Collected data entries
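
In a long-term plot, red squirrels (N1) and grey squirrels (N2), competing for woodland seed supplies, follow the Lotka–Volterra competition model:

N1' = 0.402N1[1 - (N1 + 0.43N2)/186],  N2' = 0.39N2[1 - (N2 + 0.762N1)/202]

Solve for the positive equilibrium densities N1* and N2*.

Setting both brackets to zero gives the nullclines N1 + 0.43N2 = 186 and 0.762N1 + N2 = 202.
Substituting N2 = 202 - 0.762N1 into the first: N1(1 - 0.43·0.762) = 186 - 0.43·202.
So N1* = 99.1/0.672 = 147, and then N2* = 202 - 0.762·147 = 89.6.

N1* ≈ 147, N2* ≈ 89.6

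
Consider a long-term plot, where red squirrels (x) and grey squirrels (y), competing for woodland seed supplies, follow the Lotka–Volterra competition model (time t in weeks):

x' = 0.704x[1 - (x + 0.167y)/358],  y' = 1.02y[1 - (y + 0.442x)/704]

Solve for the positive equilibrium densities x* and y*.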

TASK DETAILS
Output must be limited to the lines beginning with the one that contains "Consider a long-term" and ending with the last line of the entries, reproduced exactly.

EXERCISE RESULT
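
Consider a long-term plot, where red squirrels (x) and grey squirrels (y), competing for woodland seed supplies, follow the Lotka–Volterra competition model (time t in weeks):

x' = 0.704x[1 - (x + 0.167y)/358],  y' = 1.02y[1 - (y + 0.442x)/704]

Solve for the positive equilibrium densities x* and y*.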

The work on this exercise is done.